#### [Listed entries]
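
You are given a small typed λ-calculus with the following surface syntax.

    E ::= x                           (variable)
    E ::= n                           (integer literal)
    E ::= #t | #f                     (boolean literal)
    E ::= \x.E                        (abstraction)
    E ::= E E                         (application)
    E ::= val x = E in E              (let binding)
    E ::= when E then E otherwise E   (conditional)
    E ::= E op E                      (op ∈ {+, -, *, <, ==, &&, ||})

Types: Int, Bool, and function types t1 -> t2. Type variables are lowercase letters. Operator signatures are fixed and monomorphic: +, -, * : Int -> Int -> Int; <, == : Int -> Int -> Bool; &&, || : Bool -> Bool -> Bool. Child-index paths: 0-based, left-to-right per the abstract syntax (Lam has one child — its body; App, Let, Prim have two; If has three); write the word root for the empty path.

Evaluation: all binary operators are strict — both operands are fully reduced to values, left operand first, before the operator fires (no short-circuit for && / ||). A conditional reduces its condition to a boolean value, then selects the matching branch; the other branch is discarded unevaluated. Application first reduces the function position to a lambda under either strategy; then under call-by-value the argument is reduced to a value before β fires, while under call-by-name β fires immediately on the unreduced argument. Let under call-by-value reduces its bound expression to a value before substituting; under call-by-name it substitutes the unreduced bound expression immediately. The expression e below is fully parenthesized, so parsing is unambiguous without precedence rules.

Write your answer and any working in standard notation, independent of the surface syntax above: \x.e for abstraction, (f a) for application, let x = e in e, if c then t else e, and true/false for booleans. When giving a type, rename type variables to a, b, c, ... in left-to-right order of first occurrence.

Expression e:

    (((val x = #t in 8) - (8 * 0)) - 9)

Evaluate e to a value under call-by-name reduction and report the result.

Answer: -1

Trace:
step 0: (((let x = true in 8) - (8 * 0)) - 9)
step 1: [let@0.0] ((8 - (8 * 0)) - 9)
step 2: [delta@0.1] ((8 - 0) - 9)
step 3: [delta@0] (8 - 9)
step 4: [delta@root] -1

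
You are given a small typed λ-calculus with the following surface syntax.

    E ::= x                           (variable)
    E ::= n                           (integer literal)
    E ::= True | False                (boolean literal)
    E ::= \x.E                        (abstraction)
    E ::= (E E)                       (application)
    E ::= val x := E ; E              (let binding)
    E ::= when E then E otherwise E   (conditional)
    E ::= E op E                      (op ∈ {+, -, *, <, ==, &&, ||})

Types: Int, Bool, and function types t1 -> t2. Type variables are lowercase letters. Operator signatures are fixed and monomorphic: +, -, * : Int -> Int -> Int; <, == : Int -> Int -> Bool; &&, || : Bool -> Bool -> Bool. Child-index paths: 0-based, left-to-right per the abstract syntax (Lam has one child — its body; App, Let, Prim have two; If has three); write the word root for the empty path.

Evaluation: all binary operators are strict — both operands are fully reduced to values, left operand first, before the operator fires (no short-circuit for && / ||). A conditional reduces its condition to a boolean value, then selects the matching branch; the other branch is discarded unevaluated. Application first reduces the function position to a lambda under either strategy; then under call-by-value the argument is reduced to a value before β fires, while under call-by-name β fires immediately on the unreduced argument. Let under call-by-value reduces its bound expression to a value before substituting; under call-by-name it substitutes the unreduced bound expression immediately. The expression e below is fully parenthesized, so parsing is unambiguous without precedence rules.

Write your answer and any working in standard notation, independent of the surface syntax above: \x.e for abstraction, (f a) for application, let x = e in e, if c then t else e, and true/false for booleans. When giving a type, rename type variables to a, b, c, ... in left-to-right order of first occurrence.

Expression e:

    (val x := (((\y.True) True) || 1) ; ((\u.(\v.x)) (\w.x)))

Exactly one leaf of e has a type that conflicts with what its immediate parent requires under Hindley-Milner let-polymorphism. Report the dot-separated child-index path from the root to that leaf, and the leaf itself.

Derivation:
\y._ : a -> Bool
  unify a -> Bool ~ Bool -> b
  unify a ~ Bool
  unify Bool ~ b
_ _ : Bool
  unify Bool ~ Bool
  unify Int ~ Bool
  FAIL: mismatch Int ~ Bool

Answer: 0.1 : 1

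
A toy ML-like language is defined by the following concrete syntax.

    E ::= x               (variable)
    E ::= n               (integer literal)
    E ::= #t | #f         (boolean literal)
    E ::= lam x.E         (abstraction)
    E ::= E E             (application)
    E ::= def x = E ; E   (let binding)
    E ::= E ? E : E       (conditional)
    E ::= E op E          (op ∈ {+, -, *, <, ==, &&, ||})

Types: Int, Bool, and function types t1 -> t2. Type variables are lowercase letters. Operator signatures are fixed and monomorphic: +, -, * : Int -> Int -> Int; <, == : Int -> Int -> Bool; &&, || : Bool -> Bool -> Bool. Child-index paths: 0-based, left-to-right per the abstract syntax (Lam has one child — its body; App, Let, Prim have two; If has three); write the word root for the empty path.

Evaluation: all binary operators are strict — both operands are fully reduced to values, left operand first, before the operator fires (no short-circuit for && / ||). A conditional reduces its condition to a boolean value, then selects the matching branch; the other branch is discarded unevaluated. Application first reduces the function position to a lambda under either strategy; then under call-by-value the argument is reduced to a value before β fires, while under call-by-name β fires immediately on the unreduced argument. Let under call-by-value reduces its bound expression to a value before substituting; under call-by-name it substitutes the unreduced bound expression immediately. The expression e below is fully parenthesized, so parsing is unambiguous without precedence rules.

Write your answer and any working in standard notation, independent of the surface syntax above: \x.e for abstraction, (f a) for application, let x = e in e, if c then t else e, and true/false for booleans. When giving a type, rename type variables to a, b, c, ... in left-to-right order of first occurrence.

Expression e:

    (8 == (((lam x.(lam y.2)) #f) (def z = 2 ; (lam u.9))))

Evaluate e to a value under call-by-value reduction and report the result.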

#### [What is required]
All of the material above should be printed again exactly as it is.

#### [Result of this task]
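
You are given a small typed λ-calculus with the following surface syntax.

    E ::= x                           (variable)
    E ::= n                           (integer literal)
    E ::= #t | #f                     (boolean literal)
    E ::= \x.E                        (abstraction)
    E ::= E E                         (application)
    E ::= val x = E in E              (let binding)
    E ::= when E then E otherwise E   (conditional)
    E ::= E op E                      (op ∈ {+, -, *, <, ==, &&, ||})

Types: Int, Bool, and function types t1 -> t2. Type variables are lowercase letters. Operator signatures are fixed and monomorphic: +, -, * : Int -> Int -> Int; <, == : Int -> Int -> Bool; &&, || : Bool -> Bool -> Bool. Child-index paths: 0-based, left-to-right per the abstract syntax (Lam has one child — its body; App, Let, Prim have two; If has three); write the word root for the empty path.

Evaluation: all binary operators are strict — both operands are fully reduced to values, left operand first, before the operator fires (no short-circuit for && / ||). A conditional reduces its condition to a boolean value, then selects the matching branch; the other branch is discarded unevaluated. Application first reduces the function position to a lambda under either strategy; then under call-by-value the argument is reduced to a value before β fires, while under call-by-name β fires immediately on the unreduced argument. Let under call-by-value reduces its bound expression to a value before substituting; under call-by-name it substitutes the unreduced bound expression immediately. The expression e below is fully parenthesized, so parsing is unambiguous without precedence rules.

Write your answer and any working in standard notation, independent of the surface syntax above: \x.e for abstraction, (f a) for application, let x = e in e, if c then t else e, and true/false for booleans. When giving a type, rename type variables to a, b, c, ... in left-to-right order of first occurrence.

Expression e:

    (((val x = #t in 8) - (8 * 0)) - 9)

Evaluate e to a value under call-by-name reduction and report the result.

Answer: -1

Trace:
step 0: (((let x = true in 8) - (8 * 0)) - 9)
step 1: [let@0.0] ((8 - (8 * 0)) - 9)
step 2: [delta@0.1] ((8 - 0) - 9)
step 3: [delta@0] (8 - 9)
step 4: [delta@root] -1

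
You are given a small typed λ-calculus with the following surface syntax.

    E ::= x                           (variable)
    E ::= n                           (integer literal)
    E ::= True | False                (boolean literal)
    E ::= \x.E                        (abstraction)
    E ::= (E E)                       (application)
    E ::= val x := E ; E              (let binding)
    E ::= when E then E otherwise E   (conditional)
    E ::= E op E                      (op ∈ {+, -, *, <, ==, &&, ||})

Types: Int, Bool, and function types t1 -> t2. Type variables are lowercase letters. Operator signatures are fixed and monomorphic: +, -, * : Int -> Int -> Int; <, == : Int -> Int -> Bool; &&, || : Bool -> Bool -> Bool. Child-index paths: 0-based, left-to-right per the abstract syntax (Lam has one child — its body; App, Let, Prim have two; If has three); write the word root for the empty path.

Evaluation: all binary operators are strict — both operands are fully reduced to values, left operand first, before the operator fires (no short-circuit for && / ||). A conditional reduces its condition to a boolean value, then selects the matching branch; the other branch is discarded unevaluated. Application first reduces the function position to a lambda under either strategy; then under call-by-value the argument is reduced to a value before β fires, while under call-by-name β fires immediately on the unreduced argument. Let under call-by-value reduces its bound expression to a value before substituting; under call-by-name it substitutes the unreduced bound expression immediately. The expression e below is fully parenthesized, so parsing is unambiguous without precedence rules.

Write your answer and any working in standard notation, independent of the surface syntax above: \x.e for abstraction, (f a) for application, let x = e in e, if c then t else e, and true/false for booleans. When giving a type, rename type variables to a, b, c, ... in left-to-right order of first occurrence.

Expression e:

    (val x := (((\y.True) True) || 1) ; ((\u.(\v.x)) (\w.x)))

Exactly one leaf of e has a type that conflicts with what its immediate parent requires under Hindley-Milner let-polymorphism. Report the dot-separated child-index path from the root to that leaf, and the leaf itself.

Derivation:
\y._ : a -> Bool
  unify a -> Bool ~ Bool -> b
  unify a ~ Bool
  unify Bool ~ b
_ _ : Bool
  unify Bool ~ Bool
  unify Int ~ Bool
  FAIL: mismatch Int ~ Bool

Answer: 0.1 : 1

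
A toy ML-like language is defined by the following concrete syntax.

    E ::= x               (variable)
    E ::= n               (integer literal)
    E ::= #t | #f         (boolean literal)
    E ::= lam x.E         (abstraction)
    E ::= E E             (application)
    E ::= def x = E ; E   (let binding)
    E ::= E ? E : E       (conditional)
    E ::= E op E          (op ∈ {+, -, *, <, ==, &&, ||})

Types: Int, Bool, and function types t1 -> t2. Type variables are lowercase letters. Operator signatures are fixed and monomorphic: +, -, * : Int -> Int -> Int; <, == : Int -> Int -> Bool; &&, || : Bool -> Bool -> Bool. Child-index paths: 0-based, left-to-right per the abstract syntax (Lam has one child — its body; App, Let, Prim have two; If has three); write the word root for the empty path.

Evaluation: all binary operators are strict — both operands are fully reduced to values, left operand first, before the operator fires (no short-circuit for && / ||). A conditional reduces its condition to a boolean value, then selects the matching branch; the other branch is discarded unevaluated. Application first reduces the function position to a lambda under either strategy; then under call-by-value the argument is reduced to a value before β fires, while under call-by-name β fires immediately on the unreduced argument. Let under call-by-value reduces its bound expression to a value before substituting; under call-by-name it substitutes the unreduced bound expression immediately. The expression e below is fully parenthesized, so parsing is unambiguous without precedence rules.

Write your answer and any working in standard notation, independent of the surface syntax above: \x.e for abstraction, (f a) for application, let x = e in e, if c then t else e, and true/false for booleans. When giving a type, rename type variables to a, b, c, ... in left-to-right order of first occurrence.

Expression e:

    (8 == (((lam x.(lam y.2)) #f) (def z = 2 ; (lam u.9))))

Evaluate e to a value under call-by-value reduction and report the result.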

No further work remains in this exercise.